From the first line of the entries below to the line with "Answer: I*sqrt(426) ≈ 20.64*I", give each line again exactly.

══ INFORMATION PROVIDED

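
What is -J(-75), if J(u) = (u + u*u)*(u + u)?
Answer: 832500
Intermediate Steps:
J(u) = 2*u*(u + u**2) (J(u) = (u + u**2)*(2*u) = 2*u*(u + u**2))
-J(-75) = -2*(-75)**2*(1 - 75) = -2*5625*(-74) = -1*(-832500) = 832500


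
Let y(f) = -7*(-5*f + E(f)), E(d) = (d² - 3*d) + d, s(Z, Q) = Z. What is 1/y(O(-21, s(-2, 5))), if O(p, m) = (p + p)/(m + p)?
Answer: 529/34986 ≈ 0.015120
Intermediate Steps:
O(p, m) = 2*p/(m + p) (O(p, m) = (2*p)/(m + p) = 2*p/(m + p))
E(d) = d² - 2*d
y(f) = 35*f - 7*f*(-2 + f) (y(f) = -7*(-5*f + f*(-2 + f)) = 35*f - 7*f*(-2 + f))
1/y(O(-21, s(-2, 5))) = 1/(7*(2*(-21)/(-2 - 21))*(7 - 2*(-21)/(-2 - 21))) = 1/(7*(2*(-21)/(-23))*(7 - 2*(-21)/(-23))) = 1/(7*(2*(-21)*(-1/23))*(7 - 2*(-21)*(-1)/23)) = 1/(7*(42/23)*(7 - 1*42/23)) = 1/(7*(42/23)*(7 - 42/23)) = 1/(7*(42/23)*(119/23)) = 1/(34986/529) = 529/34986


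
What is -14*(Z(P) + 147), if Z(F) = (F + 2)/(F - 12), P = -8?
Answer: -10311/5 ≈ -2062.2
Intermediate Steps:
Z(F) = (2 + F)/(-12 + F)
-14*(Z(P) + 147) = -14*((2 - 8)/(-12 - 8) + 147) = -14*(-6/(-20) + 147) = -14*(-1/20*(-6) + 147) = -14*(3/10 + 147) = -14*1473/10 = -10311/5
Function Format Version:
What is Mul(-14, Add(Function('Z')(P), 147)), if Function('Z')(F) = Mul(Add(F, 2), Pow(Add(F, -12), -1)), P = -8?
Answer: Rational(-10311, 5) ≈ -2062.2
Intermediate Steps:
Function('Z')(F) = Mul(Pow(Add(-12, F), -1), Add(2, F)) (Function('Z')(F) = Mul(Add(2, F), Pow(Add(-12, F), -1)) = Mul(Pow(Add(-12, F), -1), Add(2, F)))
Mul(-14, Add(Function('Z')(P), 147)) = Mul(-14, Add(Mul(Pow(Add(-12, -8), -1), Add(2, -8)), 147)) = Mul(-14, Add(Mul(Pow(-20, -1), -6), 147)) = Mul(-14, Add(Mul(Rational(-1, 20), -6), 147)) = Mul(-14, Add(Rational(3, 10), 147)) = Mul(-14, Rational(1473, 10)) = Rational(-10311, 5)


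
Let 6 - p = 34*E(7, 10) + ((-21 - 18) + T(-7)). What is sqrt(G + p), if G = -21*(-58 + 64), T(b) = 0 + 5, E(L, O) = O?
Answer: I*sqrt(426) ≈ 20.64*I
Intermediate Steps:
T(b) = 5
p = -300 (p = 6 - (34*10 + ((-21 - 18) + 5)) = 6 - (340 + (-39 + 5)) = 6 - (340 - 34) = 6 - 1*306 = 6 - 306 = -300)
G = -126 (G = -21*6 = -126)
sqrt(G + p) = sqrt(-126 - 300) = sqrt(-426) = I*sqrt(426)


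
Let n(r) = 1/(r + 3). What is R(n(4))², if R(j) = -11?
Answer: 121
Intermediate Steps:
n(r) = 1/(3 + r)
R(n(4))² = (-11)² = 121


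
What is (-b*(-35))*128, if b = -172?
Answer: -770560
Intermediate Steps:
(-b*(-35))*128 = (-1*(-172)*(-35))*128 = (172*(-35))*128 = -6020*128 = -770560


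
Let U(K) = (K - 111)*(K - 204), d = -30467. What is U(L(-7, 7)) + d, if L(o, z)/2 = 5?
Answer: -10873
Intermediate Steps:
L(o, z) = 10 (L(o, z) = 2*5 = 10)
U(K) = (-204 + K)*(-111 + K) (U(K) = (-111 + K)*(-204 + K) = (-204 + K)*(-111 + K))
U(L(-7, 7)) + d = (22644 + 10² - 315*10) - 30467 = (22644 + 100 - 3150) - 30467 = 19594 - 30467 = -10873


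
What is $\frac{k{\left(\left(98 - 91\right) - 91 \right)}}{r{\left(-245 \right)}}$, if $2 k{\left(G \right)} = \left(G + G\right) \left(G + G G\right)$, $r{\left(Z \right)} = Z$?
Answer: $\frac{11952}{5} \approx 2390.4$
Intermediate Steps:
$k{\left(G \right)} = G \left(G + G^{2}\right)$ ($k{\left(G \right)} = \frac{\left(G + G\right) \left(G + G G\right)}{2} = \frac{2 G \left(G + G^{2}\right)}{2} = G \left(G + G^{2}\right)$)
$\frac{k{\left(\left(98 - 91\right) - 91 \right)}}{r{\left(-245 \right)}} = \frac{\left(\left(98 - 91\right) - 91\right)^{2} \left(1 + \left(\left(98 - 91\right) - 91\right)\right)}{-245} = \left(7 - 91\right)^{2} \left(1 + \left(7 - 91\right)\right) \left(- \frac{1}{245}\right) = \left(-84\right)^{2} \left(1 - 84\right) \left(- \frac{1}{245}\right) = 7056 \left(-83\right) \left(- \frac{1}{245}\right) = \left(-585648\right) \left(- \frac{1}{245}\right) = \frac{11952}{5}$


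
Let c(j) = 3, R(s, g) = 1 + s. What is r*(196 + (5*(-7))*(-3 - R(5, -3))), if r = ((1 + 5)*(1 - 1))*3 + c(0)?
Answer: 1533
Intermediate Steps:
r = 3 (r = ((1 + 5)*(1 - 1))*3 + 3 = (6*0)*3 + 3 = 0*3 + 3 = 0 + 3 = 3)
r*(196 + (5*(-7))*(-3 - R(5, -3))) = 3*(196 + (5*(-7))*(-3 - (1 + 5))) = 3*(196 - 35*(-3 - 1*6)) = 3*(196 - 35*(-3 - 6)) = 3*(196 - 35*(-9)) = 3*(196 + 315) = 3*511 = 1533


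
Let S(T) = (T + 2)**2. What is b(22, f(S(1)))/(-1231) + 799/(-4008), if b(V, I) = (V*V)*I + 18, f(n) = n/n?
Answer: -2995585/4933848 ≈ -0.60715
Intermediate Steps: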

════

▸ REPLY TO THE EXERCISE
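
What is -J(-75), if J(u) = (u + u*u)*(u + u)?
Answer: 832500
Intermediate Steps:
J(u) = 2*u*(u + u**2) (J(u) = (u + u**2)*(2*u) = 2*u*(u + u**2))
-J(-75) = -2*(-75)**2*(1 - 75) = -2*5625*(-74) = -1*(-832500) = 832500


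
Let y(f) = -7*(-5*f + E(f)), E(d) = (d² - 3*d) + d, s(Z, Q) = Z. What is 1/y(O(-21, s(-2, 5))), if O(p, m) = (p + p)/(m + p)?
Answer: 529/34986 ≈ 0.015120
Intermediate Steps:
O(p, m) = 2*p/(m + p) (O(p, m) = (2*p)/(m + p) = 2*p/(m + p))
E(d) = d² - 2*d
y(f) = 35*f - 7*f*(-2 + f) (y(f) = -7*(-5*f + f*(-2 + f)) = 35*f - 7*f*(-2 + f))
1/y(O(-21, s(-2, 5))) = 1/(7*(2*(-21)/(-2 - 21))*(7 - 2*(-21)/(-2 - 21))) = 1/(7*(2*(-21)/(-23))*(7 - 2*(-21)/(-23))) = 1/(7*(2*(-21)*(-1/23))*(7 - 2*(-21)*(-1)/23)) = 1/(7*(42/23)*(7 - 1*42/23)) = 1/(7*(42/23)*(7 - 42/23)) = 1/(7*(42/23)*(119/23)) = 1/(34986/529) = 529/34986


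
What is -14*(Z(P) + 147), if Z(F) = (F + 2)/(F - 12), P = -8?
Answer: -10311/5 ≈ -2062.2
Intermediate Steps:
Z(F) = (2 + F)/(-12 + F)
-14*(Z(P) + 147) = -14*((2 - 8)/(-12 - 8) + 147) = -14*(-6/(-20) + 147) = -14*(-1/20*(-6) + 147) = -14*(3/10 + 147) = -14*1473/10 = -10311/5
Function Format Version:
What is Mul(-14, Add(Function('Z')(P), 147)), if Function('Z')(F) = Mul(Add(F, 2), Pow(Add(F, -12), -1)), P = -8?
Answer: Rational(-10311, 5) ≈ -2062.2
Intermediate Steps:
Function('Z')(F) = Mul(Pow(Add(-12, F), -1), Add(2, F)) (Function('Z')(F) = Mul(Add(2, F), Pow(Add(-12, F), -1)) = Mul(Pow(Add(-12, F), -1), Add(2, F)))
Mul(-14, Add(Function('Z')(P), 147)) = Mul(-14, Add(Mul(Pow(Add(-12, -8), -1), Add(2, -8)), 147)) = Mul(-14, Add(Mul(Pow(-20, -1), -6), 147)) = Mul(-14, Add(Mul(Rational(-1, 20), -6), 147)) = Mul(-14, Add(Rational(3, 10), 147)) = Mul(-14, Rational(1473, 10)) = Rational(-10311, 5)


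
Let 6 - p = 34*E(7, 10) + ((-21 - 18) + T(-7)). What is sqrt(G + p), if G = -21*(-58 + 64), T(b) = 0 + 5, E(L, O) = O?
Answer: I*sqrt(426) ≈ 20.64*I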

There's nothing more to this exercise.